▶ _Action item_
For each line below, return an exact copy.

▶ _Working data_
+++++
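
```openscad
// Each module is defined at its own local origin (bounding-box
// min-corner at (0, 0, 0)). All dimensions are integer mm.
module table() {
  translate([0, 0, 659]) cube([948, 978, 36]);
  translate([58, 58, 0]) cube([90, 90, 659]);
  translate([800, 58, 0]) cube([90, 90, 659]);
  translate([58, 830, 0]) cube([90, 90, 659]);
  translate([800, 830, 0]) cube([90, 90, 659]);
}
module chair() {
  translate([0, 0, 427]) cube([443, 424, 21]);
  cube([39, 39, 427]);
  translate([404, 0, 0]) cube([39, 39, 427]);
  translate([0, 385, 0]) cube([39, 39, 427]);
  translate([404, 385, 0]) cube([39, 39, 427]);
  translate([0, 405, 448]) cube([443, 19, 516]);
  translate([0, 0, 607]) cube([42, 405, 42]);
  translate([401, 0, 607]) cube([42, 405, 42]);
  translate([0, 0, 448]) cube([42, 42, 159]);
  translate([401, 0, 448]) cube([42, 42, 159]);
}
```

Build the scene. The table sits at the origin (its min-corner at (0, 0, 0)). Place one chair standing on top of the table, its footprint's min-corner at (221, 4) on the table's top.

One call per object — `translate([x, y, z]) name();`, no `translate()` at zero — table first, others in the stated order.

table();
translate([221, 4, 695]) chair();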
+++++
▶ _Reply_
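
```openscad
// Each module is defined at its own local origin (bounding-box
// min-corner at (0, 0, 0)). All dimensions are integer mm.
module table() {
  translate([0, 0, 659]) cube([948, 978, 36]);
  translate([58, 58, 0]) cube([90, 90, 659]);
  translate([800, 58, 0]) cube([90, 90, 659]);
  translate([58, 830, 0]) cube([90, 90, 659]);
  translate([800, 830, 0]) cube([90, 90, 659]);
}
module chair() {
  translate([0, 0, 427]) cube([443, 424, 21]);
  cube([39, 39, 427]);
  translate([404, 0, 0]) cube([39, 39, 427]);
  translate([0, 385, 0]) cube([39, 39, 427]);
  translate([404, 385, 0]) cube([39, 39, 427]);
  translate([0, 405, 448]) cube([443, 19, 516]);
  translate([0, 0, 607]) cube([42, 405, 42]);
  translate([401, 0, 607]) cube([42, 405, 42]);
  translate([0, 0, 448]) cube([42, 42, 159]);
  translate([401, 0, 448]) cube([42, 42, 159]);
}
```

Build the scene. The table sits at the origin (its min-corner at (0, 0, 0)). Place one chair standing on top of the table, its footprint's min-corner at (221, 4) on the table's top.

One call per object — `translate([x, y, z]) name();`, no `translate()` at zero — table first, others in the stated order.

table();
translate([221, 4, 695]) chair();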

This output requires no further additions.